## Records to use:
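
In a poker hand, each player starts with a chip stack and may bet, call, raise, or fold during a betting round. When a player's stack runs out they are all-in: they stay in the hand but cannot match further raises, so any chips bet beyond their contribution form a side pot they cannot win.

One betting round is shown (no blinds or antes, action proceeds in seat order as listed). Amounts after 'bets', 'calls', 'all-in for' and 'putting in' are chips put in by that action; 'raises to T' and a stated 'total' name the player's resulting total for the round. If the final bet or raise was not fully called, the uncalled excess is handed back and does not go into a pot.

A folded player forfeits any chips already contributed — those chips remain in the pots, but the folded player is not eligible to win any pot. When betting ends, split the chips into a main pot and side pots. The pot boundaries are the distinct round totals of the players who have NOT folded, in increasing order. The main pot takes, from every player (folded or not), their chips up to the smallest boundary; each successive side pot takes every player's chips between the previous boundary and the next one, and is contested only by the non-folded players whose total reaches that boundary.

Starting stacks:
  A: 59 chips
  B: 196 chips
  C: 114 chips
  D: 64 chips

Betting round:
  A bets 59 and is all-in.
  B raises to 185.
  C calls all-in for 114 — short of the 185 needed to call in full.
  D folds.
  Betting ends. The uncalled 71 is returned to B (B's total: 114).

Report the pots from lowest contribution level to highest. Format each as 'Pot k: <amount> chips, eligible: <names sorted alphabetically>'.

Pot 1: 177 chips, eligible: A, B, C
Pot 2: 110 chips, eligible: B, C

Derivation:
Contributions (after 71 returned to B): A=59, B=114, C=114
Folded: D
Pot levels (distinct totals of non-folded players): 59, 114
Layer 1-59: 59 each from A, B, C = 59*3 = 177 chips; eligible A, B, C
Layer 60-114: 55 each from B, C = 55*2 = 110 chips; eligible B, C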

## What the task requires:
Wherever a line above contains "raises", copy that line.

## Exercise result:
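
In a poker hand, each player starts with a chip stack and may bet, call, raise, or fold during a betting round. When a player's stack runs out they are all-in: they stay in the hand but cannot match further raises, so any chips bet beyond their contribution form a side pot they cannot win.
One betting round is shown (no blinds or antes, action proceeds in seat order as listed). Amounts after 'bets', 'calls', 'all-in for' and 'putting in' are chips put in by that action; 'raises to T' and a stated 'total' name the player's resulting total for the round. If the final bet or raise was not fully called, the uncalled excess is handed back and does not go into a pot.
  B raises to 185.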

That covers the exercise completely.